**Stored data**.
· · · ·

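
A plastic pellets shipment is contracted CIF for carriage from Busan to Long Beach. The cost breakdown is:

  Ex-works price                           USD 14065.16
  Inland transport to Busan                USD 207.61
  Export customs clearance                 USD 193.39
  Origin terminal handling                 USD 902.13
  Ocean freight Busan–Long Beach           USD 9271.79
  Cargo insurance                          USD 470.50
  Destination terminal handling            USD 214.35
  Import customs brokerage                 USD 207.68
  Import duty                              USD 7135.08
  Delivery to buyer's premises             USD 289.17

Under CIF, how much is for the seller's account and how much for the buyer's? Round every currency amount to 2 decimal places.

Seller: USD 25110.58; buyer: USD 7846.28

CIF: the seller pays costs through ocean freight and marine insurance to the destination port.
Seller's account: goods 14065.16 + inland to port 207.61 + export clearance 193.39 + origin terminal 902.13 + freight 9271.79 + insurance 470.50 = 25110.58
Buyer's account: destination terminal 214.35 + brokerage 207.68 + duty 7135.08 + delivery 289.17 = 7846.28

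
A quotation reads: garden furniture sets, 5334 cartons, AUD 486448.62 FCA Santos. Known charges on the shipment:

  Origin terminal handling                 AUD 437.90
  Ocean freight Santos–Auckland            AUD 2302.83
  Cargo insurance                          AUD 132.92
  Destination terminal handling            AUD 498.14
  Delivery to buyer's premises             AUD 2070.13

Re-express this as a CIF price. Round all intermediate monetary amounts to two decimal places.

CIF price: AUD 489322.27

Not relevant to the conversion: delivery, destination terminal — on the buyer under both terms; not part of either seller's price.
From FCA to CIF, the seller additionally bears: origin terminal, freight, insurance.
CIF price = 486448.62 + 437.90 + 2302.83 + 132.92 = 489322.27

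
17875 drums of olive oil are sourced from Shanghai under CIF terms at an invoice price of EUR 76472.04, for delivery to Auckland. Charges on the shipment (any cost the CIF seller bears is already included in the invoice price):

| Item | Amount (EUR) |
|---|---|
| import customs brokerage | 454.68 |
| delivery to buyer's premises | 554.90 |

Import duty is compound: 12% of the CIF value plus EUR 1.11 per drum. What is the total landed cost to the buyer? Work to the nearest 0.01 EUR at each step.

Total landed cost: EUR 106499.51

CIF: the seller pays costs through ocean freight and marine insurance to the destination port.
The CIF price already equals the CIF value: 76472.04
Ad valorem component: 76472.04 × 12% = 9176.64
Specific component: 17875 × 1.11 = 19841.25
Import duty = 9176.64 + 19841.25 = 29017.89
Buyer bears: brokerage 454.68 + delivery 554.90 + duty 29017.89 = 30027.47
Landed cost = invoice 76472.04 + 30027.47 = 106499.51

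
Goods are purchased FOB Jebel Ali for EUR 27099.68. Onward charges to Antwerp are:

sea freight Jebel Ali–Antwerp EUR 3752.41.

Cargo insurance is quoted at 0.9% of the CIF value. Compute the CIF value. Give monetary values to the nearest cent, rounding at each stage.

CIF value: EUR 31132.28

Let C be the CIF value. C = FOB price + freight + 0.9% × C
C − 0.9% × C = 27099.68 + 3752.41
0.991 × C = 30852.09
C = 30852.09 / 0.991 = 31132.28
Insurance premium = 0.9% × 31132.28 = 280.19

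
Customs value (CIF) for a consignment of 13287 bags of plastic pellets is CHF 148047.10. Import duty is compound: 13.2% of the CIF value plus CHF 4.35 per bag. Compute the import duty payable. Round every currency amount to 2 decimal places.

Ad valorem component: 148047.10 × 13.2% = 19542.22
Specific component: 13287 × 4.35 = 57798.45
Import duty = 19542.22 + 57798.45 = 77340.67

Import duty: CHF 77340.67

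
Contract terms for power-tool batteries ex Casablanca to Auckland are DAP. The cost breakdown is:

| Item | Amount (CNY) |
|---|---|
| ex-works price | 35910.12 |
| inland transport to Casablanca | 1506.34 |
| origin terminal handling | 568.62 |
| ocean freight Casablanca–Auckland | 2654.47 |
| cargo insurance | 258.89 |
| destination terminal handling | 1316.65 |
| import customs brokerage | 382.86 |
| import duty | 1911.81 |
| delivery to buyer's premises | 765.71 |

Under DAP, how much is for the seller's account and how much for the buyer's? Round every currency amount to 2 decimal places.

DAP: the seller bears all costs to the named destination except import duty and clearance.
Seller's account: goods 35910.12 + inland to port 1506.34 + origin terminal 568.62 + freight 2654.47 + insurance 258.89 + destination terminal 1316.65 + delivery 765.71 = 42980.80
Buyer's account: brokerage 382.86 + duty 1911.81 = 2294.67

Seller: CNY 42980.80; buyer: CNY 2294.67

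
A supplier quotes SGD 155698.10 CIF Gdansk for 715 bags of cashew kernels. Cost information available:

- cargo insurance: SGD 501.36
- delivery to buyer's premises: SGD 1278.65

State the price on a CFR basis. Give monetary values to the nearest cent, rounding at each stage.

Not relevant to the conversion: delivery — on the buyer under both terms; not part of either seller's price.
From CIF to CFR, the seller no longer bears: insurance.
CFR price = 155698.10 − 501.36 = 155196.74

CFR price: SGD 155196.74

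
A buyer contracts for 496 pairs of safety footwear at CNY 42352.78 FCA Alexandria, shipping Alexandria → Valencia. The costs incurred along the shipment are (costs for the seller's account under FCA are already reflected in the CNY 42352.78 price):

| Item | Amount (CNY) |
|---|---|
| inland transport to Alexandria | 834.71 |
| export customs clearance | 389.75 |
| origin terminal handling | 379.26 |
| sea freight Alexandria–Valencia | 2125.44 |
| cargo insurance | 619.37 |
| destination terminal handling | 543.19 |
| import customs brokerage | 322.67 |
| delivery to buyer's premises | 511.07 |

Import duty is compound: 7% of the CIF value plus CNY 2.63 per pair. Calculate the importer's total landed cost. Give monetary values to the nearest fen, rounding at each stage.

Total landed cost: CNY 51341.64

FCA: the seller delivers export-cleared goods to the carrier; the buyer bears costs from that point.
Already in the invoice (seller's account under FCA): inland to port, export clearance — exclude.
CIF value = FCA price + origin terminal + freight + insurance = 42352.78 + 379.26 + 2125.44 + 619.37 = 45476.85
Ad valorem component: 45476.85 × 7% = 3183.38
Specific component: 496 × 2.63 = 1304.48
Import duty = 3183.38 + 1304.48 = 4487.86
Buyer bears: origin terminal 379.26 + freight 2125.44 + insurance 619.37 + destination terminal 543.19 + brokerage 322.67 + delivery 511.07 + duty 4487.86 = 8988.86
Landed cost = invoice 42352.78 + 8988.86 = 51341.64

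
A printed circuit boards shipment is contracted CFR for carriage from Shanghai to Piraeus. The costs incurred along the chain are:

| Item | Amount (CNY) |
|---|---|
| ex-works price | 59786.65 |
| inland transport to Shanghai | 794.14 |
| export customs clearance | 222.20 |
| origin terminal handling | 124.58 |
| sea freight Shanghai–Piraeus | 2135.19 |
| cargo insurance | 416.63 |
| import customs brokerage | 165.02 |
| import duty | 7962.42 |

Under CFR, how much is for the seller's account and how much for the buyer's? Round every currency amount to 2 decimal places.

CFR: the seller pays costs through ocean freight to the destination port, but not insurance.
Seller's account: goods 59786.65 + inland to port 794.14 + export clearance 222.20 + origin terminal 124.58 + freight 2135.19 = 63062.76
Buyer's account: insurance 416.63 + brokerage 165.02 + duty 7962.42 = 8544.07

Seller: CNY 63062.76; buyer: CNY 8544.07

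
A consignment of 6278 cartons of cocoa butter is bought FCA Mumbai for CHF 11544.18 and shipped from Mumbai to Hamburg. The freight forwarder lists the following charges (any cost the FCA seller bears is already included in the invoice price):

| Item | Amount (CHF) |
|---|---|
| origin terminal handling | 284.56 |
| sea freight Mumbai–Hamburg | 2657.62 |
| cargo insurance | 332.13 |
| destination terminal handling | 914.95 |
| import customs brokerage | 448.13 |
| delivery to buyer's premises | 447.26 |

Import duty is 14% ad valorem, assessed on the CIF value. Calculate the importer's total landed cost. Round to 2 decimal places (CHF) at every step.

Total landed cost: CHF 18703.42

FCA: the seller delivers export-cleared goods to the carrier; the buyer bears costs from that point.
CIF value = FCA price + origin terminal + freight + insurance = 11544.18 + 284.56 + 2657.62 + 332.13 = 14818.49
Import duty = 14818.49 × 14% = 2074.59
Buyer bears: origin terminal 284.56 + freight 2657.62 + insurance 332.13 + destination terminal 914.95 + brokerage 448.13 + delivery 447.26 + duty 2074.59 = 7159.24
Landed cost = invoice 11544.18 + 7159.24 = 18703.42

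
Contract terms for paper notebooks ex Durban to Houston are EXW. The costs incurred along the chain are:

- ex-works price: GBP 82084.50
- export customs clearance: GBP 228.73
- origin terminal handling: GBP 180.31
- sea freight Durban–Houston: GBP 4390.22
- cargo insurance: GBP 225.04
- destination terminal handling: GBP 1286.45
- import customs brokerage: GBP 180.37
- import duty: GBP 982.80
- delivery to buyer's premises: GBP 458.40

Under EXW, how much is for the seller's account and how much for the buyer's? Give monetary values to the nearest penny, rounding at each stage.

Seller: GBP 82084.50; buyer: GBP 7932.32

EXW: the seller makes goods available at their premises; the buyer bears all onward costs.
Seller's account: goods 82084.50 = 82084.50
Buyer's account: export clearance 228.73 + origin terminal 180.31 + freight 4390.22 + insurance 225.04 + destination terminal 1286.45 + brokerage 180.37 + duty 982.80 + delivery 458.40 = 7932.32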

· · · ·

**About this exercise**. The word "transport" may occur in lines of the data above; say how many lines hold it, giving only the number.

**Finished task**. 4